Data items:
────

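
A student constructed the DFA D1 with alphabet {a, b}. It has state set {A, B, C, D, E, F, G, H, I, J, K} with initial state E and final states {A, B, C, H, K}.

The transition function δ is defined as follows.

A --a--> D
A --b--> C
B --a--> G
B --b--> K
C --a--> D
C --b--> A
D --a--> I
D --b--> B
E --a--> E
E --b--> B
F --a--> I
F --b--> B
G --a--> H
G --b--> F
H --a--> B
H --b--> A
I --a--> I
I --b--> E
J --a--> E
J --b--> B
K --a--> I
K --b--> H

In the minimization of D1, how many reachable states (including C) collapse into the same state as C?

Reachable states from the start: {A,B,C,D,E,F,G,H,I,K}. Unreachable: {J} — drop them.
Start with accepting vs non-accepting: {A,B,C,H,K} | {D,E,F,G,I}.
Refine {A,B,C,H,K} on symbol a: members go to different blocks, giving {A,B,C,K} and {H}.
Split {A,B,C,K} by δ(·,b) → {A,B,C} and {K}.
On input b, block {A,B,C} splits into {A,C} and {B}.
Split {D,E,F,G,I} by δ(·,a) → {D,E,F,I} and {G}.
Split {D,E,F,I} by δ(·,b) → {D,E,F} and {I}.
Refine {D,E,F} on symbol a: members go to different blocks, giving {D,F} and {E}.
The partition is now stable with 8 blocks: {A,C} | {D,F} | {H} | {K} | {B} | {G} | {I} | {E}.
State C belongs to the block {A,C}, which has 2 states.

2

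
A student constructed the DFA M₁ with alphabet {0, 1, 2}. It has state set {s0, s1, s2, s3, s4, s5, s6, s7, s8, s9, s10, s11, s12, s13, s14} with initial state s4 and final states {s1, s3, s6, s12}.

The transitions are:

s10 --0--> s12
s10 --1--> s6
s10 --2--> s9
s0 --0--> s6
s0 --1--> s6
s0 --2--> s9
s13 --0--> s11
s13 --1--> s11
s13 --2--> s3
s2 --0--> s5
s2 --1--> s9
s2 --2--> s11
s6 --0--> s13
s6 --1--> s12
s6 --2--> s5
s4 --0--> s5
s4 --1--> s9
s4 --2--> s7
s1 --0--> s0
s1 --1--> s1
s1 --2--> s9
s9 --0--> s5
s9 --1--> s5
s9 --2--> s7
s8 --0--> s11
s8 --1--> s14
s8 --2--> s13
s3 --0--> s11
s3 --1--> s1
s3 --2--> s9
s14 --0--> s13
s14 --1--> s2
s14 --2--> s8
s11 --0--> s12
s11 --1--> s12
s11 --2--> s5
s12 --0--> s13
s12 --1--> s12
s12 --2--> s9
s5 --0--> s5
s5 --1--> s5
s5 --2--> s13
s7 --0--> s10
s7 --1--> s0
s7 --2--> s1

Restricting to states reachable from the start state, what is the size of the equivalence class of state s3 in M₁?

First remove the unreachable states {s2,s8,s14}; 12 states remain.
Initial partition by acceptance: {s1,s3,s6,s12} | {s0,s4,s5,s7,s9,s10,s11,s13}.
Refine {s0,s4,s5,s7,s9,s10,s11,s13} on symbol 0: members go to different blocks, giving {s4,s5,s7,s9,s13} and {s0,s10,s11}.
Refine {s1,s3,s6,s12} on symbol 0: members go to different blocks, giving {s1,s3} and {s6,s12}.
Refine {s4,s5,s7,s9,s13} on symbol 0: members go to different blocks, giving {s4,s5,s9} and {s7,s13}.
Stable partition: {s1,s3} | {s4,s5,s9} | {s0,s10,s11} | {s6,s12} | {s7,s13} — 5 equivalence classes.
State s3 belongs to the block {s1,s3}, which has 2 states.

2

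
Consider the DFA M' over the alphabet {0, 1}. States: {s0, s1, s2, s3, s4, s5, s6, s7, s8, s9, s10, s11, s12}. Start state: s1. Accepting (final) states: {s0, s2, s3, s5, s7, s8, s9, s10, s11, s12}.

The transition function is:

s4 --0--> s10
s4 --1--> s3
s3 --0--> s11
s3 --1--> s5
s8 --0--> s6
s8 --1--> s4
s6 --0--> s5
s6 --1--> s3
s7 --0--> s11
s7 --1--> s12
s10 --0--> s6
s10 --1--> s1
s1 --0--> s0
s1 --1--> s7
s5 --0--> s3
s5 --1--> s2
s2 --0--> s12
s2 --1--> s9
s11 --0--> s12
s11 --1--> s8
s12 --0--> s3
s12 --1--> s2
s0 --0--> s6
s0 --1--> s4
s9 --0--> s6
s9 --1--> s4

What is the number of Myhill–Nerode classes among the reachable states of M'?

6

P0 = {s0,s2,s3,s5,s7,s8,s9,s10,s11,s12} | {s1,s4,s6}.
Split {s0,s2,s3,s5,s7,s8,s9,s10,s11,s12} by δ(·,0) → {s2,s3,s5,s7,s11,s12} and {s0,s8,s9,s10}.
On input 1, block {s2,s3,s5,s7,s11,s12} splits into {s3,s5,s7,s12} and {s2,s11}.
Split {s3,s5,s7,s12} by δ(·,0) → {s3,s7} and {s5,s12}.
On input 0, block {s1,s4,s6} splits into {s1,s4} and {s6}.
No further refinement is possible. Final partition (6 blocks): {s3,s7} | {s1,s4} | {s0,s8,s9,s10} | {s2,s11} | {s5,s12} | {s6}.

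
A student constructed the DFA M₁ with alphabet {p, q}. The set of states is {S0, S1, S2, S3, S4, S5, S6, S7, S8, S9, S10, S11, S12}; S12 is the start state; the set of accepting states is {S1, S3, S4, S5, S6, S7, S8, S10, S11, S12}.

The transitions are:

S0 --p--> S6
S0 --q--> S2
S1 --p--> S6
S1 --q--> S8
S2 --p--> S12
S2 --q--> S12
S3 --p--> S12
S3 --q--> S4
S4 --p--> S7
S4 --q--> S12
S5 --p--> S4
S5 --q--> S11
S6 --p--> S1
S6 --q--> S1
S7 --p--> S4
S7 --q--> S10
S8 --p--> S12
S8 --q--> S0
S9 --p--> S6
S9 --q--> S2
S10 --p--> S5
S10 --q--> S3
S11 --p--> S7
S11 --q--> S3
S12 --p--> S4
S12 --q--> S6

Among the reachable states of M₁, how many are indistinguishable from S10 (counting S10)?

2

States {S9} cannot be reached from the start state, so discard them.
Initial partition by acceptance: {S1,S3,S4,S5,S6,S7,S8,S10,S11,S12} | {S0,S2}.
Refine {S1,S3,S4,S5,S6,S7,S8,S10,S11,S12} on symbol q: members go to different blocks, giving {S1,S3,S4,S5,S6,S7,S10,S11,S12} and {S8}.
Refine {S1,S3,S4,S5,S6,S7,S10,S11,S12} on symbol q: members go to different blocks, giving {S3,S4,S5,S6,S7,S10,S11,S12} and {S1}.
Split {S3,S4,S5,S6,S7,S10,S11,S12} by δ(·,p) → {S3,S4,S5,S7,S10,S11,S12} and {S6}.
Split {S3,S4,S5,S7,S10,S11,S12} by δ(·,q) → {S3,S4,S5,S7,S10,S11} and {S12}.
Refine {S3,S4,S5,S7,S10,S11} on symbol p: members go to different blocks, giving {S4,S5,S7,S10,S11} and {S3}.
On input q, block {S4,S5,S7,S10,S11} splits into {S5,S7} and {S10,S11} and {S4}.
Refine {S0,S2} on symbol p: members go to different blocks, giving {S0} and {S2}.
No further refinement is possible. Final partition (10 blocks): {S5,S7} | {S0} | {S8} | {S1} | {S6} | {S12} | {S3} | {S10,S11} | {S4} | {S2}.
State S10 belongs to the block {S10,S11}, which has 2 states.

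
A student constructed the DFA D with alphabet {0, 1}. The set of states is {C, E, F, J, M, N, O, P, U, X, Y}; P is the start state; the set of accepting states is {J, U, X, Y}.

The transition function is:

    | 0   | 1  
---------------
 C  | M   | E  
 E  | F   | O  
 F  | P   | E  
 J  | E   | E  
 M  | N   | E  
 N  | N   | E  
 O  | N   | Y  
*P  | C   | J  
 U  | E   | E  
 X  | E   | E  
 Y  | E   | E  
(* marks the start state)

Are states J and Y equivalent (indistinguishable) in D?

Yes

States {U,X} cannot be reached from the start state, so discard them.
Start with accepting vs non-accepting: {J,Y} | {C,E,F,M,N,O,P}.
Split {C,E,F,M,N,O,P} by δ(·,1) → {C,E,F,M,N} and {O,P}.
Refine {C,E,F,M,N} on symbol 0: members go to different blocks, giving {C,E,M,N} and {F}.
On input 0, block {C,E,M,N} splits into {C,M,N} and {E}.
The partition is now stable with 5 blocks: {J,Y} | {C,M,N} | {O,P} | {F} | {E}.
J and Y lie in the same block of the stable partition, so they are equivalent — no string distinguishes them.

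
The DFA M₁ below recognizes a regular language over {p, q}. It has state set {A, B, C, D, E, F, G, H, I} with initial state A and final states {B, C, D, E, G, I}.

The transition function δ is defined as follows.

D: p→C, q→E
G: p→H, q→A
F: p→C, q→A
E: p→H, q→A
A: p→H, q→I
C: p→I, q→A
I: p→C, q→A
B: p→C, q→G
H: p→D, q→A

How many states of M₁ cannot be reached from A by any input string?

Starting at A and following transitions, the reachable set is {A, C, D, E, H, I}. That leaves B, F, G unreachable — 3 in total.

3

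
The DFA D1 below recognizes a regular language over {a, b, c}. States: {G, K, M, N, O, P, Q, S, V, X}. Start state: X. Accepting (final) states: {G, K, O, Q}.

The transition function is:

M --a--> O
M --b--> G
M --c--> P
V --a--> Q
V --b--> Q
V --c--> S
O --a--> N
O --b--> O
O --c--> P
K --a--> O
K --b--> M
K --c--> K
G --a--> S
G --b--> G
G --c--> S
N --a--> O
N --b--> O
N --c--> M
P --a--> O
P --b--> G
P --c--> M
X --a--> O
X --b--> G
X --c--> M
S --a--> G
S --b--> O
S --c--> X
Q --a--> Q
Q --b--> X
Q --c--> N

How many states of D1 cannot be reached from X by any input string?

3

Starting at X and following transitions, the reachable set is {G, M, N, O, P, S, X}. That leaves K, Q, V unreachable — 3 in total.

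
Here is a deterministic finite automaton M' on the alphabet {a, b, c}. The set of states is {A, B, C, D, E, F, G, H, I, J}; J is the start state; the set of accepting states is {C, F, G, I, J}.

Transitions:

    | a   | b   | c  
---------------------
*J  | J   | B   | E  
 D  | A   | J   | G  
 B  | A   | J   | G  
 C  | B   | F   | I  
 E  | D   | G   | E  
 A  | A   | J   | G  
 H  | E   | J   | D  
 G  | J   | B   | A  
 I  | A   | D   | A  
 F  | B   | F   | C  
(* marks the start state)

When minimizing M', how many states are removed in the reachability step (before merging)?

No path from J leads to C, F, H, I; the other 6 states are all reachable.

4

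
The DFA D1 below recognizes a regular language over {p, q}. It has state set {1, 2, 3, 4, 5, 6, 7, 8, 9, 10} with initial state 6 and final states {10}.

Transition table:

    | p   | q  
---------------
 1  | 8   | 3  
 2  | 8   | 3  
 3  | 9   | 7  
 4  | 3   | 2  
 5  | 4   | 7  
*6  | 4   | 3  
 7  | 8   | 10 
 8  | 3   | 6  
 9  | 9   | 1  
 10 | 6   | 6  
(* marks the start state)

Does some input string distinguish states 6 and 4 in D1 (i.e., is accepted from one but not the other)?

Yes

Reachable states from the start: {1,2,3,4,6,7,8,9,10}. Unreachable: {5} — drop them.
Initial partition by acceptance: {10} | {1,2,3,4,6,7,8,9}.
Split {1,2,3,4,6,7,8,9} by δ(·,q) → {1,2,3,4,6,8,9} and {7}.
Split {1,2,3,4,6,8,9} by δ(·,q) → {1,2,4,6,8,9} and {3}.
Refine {1,2,4,6,8,9} on symbol p: members go to different blocks, giving {1,2,6,9} and {4,8}.
Split {1,2,6,9} by δ(·,p) → {1,2,6} and {9}.
No further refinement is possible. Final partition (6 blocks): {10} | {1,2,6} | {7} | {3} | {4,8} | {9}.
6 and 4 end up in different blocks, so they are distinguishable. For instance, the string 'pqq' is accepted from only 4.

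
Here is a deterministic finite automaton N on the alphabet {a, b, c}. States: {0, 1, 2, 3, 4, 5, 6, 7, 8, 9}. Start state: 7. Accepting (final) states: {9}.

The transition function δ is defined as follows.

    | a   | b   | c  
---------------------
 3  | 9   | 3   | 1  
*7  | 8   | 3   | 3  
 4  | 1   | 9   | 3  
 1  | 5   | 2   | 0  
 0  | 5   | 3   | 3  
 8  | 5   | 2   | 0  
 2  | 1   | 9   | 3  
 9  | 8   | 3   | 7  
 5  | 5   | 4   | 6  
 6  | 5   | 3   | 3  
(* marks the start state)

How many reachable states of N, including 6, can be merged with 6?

Every state is reachable, so we keep all 10.
Initial partition by acceptance: {9} | {0,1,2,3,4,5,6,7,8}.
On input a, block {0,1,2,3,4,5,6,7,8} splits into {0,1,2,4,5,6,7,8} and {3}.
On input b, block {0,1,2,4,5,6,7,8} splits into {0,6,7} and {1,5,8} and {2,4}.
The partition is now stable with 5 blocks: {9} | {0,6,7} | {3} | {1,5,8} | {2,4}.
State 6 belongs to the block {0,6,7}, which has 3 states.

3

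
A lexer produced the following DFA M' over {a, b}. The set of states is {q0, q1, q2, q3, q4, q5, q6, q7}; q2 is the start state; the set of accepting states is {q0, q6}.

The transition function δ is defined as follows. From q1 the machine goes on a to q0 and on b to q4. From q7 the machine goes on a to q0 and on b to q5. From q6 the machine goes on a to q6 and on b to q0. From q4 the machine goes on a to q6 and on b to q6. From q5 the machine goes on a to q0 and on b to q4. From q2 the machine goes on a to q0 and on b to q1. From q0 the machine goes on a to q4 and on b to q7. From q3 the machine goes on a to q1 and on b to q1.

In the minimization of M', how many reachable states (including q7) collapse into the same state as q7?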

────

ABOUT THIS TASK - Using the records above, restate word for word the lines from the one with "s4 --1--> s3" through the one with "s11 --1--> s8", both included.

RESULT OF THIS TASK -
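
s4 --1--> s3
s3 --0--> s11
s3 --1--> s5
s8 --0--> s6
s8 --1--> s4
s6 --0--> s5
s6 --1--> s3
s7 --0--> s11
s7 --1--> s12
s10 --0--> s6
s10 --1--> s1
s1 --0--> s0
s1 --1--> s7
s5 --0--> s3
s5 --1--> s2
s2 --0--> s12
s2 --1--> s9
s11 --0--> s12
s11 --1--> s8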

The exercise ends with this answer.